### [Problem to work on]
Let your answer be the line containing "A straight bronze" and every line below it to the end of the records, copied exactly.

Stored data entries
----
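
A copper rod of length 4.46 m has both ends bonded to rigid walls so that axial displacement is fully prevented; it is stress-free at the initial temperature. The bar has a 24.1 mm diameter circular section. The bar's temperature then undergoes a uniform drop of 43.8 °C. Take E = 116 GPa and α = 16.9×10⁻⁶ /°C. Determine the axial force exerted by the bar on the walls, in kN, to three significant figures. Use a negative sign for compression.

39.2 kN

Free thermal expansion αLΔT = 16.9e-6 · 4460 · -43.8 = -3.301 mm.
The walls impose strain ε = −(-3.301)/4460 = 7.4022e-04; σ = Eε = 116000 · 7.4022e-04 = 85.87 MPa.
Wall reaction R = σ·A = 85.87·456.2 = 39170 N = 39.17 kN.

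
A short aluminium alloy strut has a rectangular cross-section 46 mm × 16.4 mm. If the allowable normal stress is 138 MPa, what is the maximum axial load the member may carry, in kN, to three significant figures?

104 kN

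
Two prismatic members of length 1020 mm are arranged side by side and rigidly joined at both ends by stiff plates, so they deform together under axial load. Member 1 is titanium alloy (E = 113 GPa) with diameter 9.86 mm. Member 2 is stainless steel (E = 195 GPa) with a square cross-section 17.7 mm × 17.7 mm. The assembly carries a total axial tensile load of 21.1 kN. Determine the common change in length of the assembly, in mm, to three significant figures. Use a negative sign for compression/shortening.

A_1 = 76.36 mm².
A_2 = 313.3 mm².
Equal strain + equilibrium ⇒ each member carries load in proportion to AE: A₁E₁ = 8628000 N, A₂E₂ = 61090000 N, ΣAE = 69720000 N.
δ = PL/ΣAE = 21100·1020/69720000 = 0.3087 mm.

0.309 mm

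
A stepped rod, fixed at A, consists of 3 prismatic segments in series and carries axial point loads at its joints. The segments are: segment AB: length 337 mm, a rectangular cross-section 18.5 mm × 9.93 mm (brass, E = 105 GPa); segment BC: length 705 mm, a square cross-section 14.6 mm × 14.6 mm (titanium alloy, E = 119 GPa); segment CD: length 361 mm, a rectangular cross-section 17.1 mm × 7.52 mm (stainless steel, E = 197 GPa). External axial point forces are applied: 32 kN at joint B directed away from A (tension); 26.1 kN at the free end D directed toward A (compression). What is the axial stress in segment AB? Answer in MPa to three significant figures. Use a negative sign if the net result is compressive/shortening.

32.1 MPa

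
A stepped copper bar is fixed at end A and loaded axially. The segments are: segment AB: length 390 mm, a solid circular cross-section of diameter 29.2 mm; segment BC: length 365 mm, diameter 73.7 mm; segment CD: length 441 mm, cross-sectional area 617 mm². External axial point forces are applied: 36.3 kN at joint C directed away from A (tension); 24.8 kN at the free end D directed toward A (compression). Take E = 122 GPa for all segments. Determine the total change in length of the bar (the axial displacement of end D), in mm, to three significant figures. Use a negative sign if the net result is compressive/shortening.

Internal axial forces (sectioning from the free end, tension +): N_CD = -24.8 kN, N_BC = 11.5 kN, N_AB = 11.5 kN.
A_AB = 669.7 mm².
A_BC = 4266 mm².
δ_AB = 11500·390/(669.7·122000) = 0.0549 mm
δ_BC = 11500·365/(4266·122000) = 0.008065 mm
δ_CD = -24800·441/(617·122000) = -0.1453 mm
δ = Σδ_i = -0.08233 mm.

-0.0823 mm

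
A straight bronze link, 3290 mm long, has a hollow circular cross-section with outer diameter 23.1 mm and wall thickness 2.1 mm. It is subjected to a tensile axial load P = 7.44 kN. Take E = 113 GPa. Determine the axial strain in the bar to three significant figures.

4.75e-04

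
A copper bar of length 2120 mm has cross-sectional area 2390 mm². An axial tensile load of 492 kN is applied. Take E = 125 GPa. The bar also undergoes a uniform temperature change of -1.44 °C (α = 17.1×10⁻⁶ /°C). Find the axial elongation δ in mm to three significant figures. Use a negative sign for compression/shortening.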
----
### [Result of this exercise]
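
A straight bronze link, 3290 mm long, has a hollow circular cross-section with outer diameter 23.1 mm and wall thickness 2.1 mm. It is subjected to a tensile axial load P = 7.44 kN. Take E = 113 GPa. Determine the axial strain in the bar to three significant figures.

4.75e-04

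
A copper bar of length 2120 mm has cross-sectional area 2390 mm². An axial tensile load of 492 kN is applied. Take E = 125 GPa. The bar also undergoes a uniform temperature change of -1.44 °C (α = 17.1×10⁻⁶ /°C). Find the axial elongation δ in mm to three significant figures. Use a negative sign for compression/shortening.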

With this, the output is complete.